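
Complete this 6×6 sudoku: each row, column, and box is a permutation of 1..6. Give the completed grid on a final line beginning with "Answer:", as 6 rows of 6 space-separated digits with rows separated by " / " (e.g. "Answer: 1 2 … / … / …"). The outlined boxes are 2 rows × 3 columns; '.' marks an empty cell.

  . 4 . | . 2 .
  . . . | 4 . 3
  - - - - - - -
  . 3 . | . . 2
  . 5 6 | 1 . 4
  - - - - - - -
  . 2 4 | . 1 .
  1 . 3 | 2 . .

Step 1. [r5c1∈{5,6}] in box 5, 5 fits only at r5c1 ⇒ r5c1=5.
Step 2. [r5c6∈{6}] r5c6 is down to just 6. So r5c6=6.
Step 3. [r2c2∈{1,6}] across col 2, 1 lands solely at r2c2 ⇒ r2c2=1.
Step 4. [r1c3∈{5}] r1c3 has the single candidate 5. So r1c3=5.
Step 5. [r2c5∈{5,6}] in row 2, 5 fits only at r2c5 ⇒ r2c5=5.
Step 6. [r1c4∈{6}] nothing but 6 survives at r1c4, so r1c4=6.
Step 7. [r2c1∈{2,6}] across row 2, 6 lands solely at r2c1, so r2c1=6.
Step 8. [r1c6∈{1}] r1c6 is down to just 1. So r1c6=1.
Step 9. [r2c3∈{2}] r2c3's peers cover all but 2 ⇒ r2c3=2.
Step 10. [r6c6∈{5}] r6c6 has the single candidate 5 ⇒ r6c6=5.
Step 11. [r3c4∈{5}] r3c4 is down to just 5 ⇒ r3c4=5.
Step 12. [r3c5∈{6}] r3c5 has the single candidate 6, so r3c5=6.
Step 13. [r3c3∈{1}] r3c3's peers cover all but 1 ⇒ r3c3=1.
Step 14. [r4c1∈{2}] r4c1 is down to just 2. So r4c1=2.
Step 15. [r6c5∈{4}] r6c5 has the single candidate 4, so r6c5=4.
Step 16. [r3c1∈{4}] r3c1's peers cover all but 4. So r3c1=4.
Step 17. [r5c4∈{3}] r5c4's peers cover all but 3, so r5c4=3.
Step 18. [r6c2∈{6}] r6c2 has the single candidate 6. So r6c2=6.
Step 19. [r1c1∈{3}] nothing but 3 survives at r1c1. So r1c1=3.
Step 20. [r4c5∈{3}] r4c5 is down to just 3 ⇒ r4c5=3.

Answer: 3 4 5 6 2 1 / 6 1 2 4 5 3 / 4 3 1 5 6 2 / 2 5 6 1 3 4 / 5 2 4 3 1 6 / 1 6 3 2 4 5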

(Work item) Could you restate all of the lines above without altering a single word?

(Answer section)
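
Complete this 6×6 sudoku: each row, column, and box is a permutation of 1..6. Give the completed grid on a final line beginning with "Answer:", as 6 rows of 6 space-separated digits with rows separated by " / " (e.g. "Answer: 1 2 … / … / …"). The outlined boxes are 2 rows × 3 columns; '.' marks an empty cell.

  . 4 . | . 2 .
  . . . | 4 . 3
  - - - - - - -
  . 3 . | . . 2
  . 5 6 | 1 . 4
  - - - - - - -
  . 2 4 | . 1 .
  1 . 3 | 2 . .

Step 1. [r5c1∈{5,6}] in box 5, 5 fits only at r5c1 ⇒ r5c1=5.
Step 2. [r5c6∈{6}] r5c6 is down to just 6. So r5c6=6.
Step 3. [r2c2∈{1,6}] across col 2, 1 lands solely at r2c2 ⇒ r2c2=1.
Step 4. [r1c3∈{5}] r1c3 has the single candidate 5. So r1c3=5.
Step 5. [r2c5∈{5,6}] in row 2, 5 fits only at r2c5 ⇒ r2c5=5.
Step 6. [r1c4∈{6}] nothing but 6 survives at r1c4, so r1c4=6.
Step 7. [r2c1∈{2,6}] across row 2, 6 lands solely at r2c1, so r2c1=6.
Step 8. [r1c6∈{1}] r1c6 is down to just 1. So r1c6=1.
Step 9. [r2c3∈{2}] r2c3's peers cover all but 2 ⇒ r2c3=2.
Step 10. [r6c6∈{5}] r6c6 has the single candidate 5 ⇒ r6c6=5.
Step 11. [r3c4∈{5}] r3c4 is down to just 5 ⇒ r3c4=5.
Step 12. [r3c5∈{6}] r3c5 has the single candidate 6, so r3c5=6.
Step 13. [r3c3∈{1}] r3c3's peers cover all but 1 ⇒ r3c3=1.
Step 14. [r4c1∈{2}] r4c1 is down to just 2. So r4c1=2.
Step 15. [r6c5∈{4}] r6c5 has the single candidate 4, so r6c5=4.
Step 16. [r3c1∈{4}] r3c1's peers cover all but 4. So r3c1=4.
Step 17. [r5c4∈{3}] r5c4's peers cover all but 3, so r5c4=3.
Step 18. [r6c2∈{6}] r6c2 has the single candidate 6. So r6c2=6.
Step 19. [r1c1∈{3}] nothing but 3 survives at r1c1. So r1c1=3.
Step 20. [r4c5∈{3}] r4c5 is down to just 3 ⇒ r4c5=3.

Answer: 3 4 5 6 2 1 / 6 1 2 4 5 3 / 4 3 1 5 6 2 / 2 5 6 1 3 4 / 5 2 4 3 1 6 / 1 6 3 2 4 5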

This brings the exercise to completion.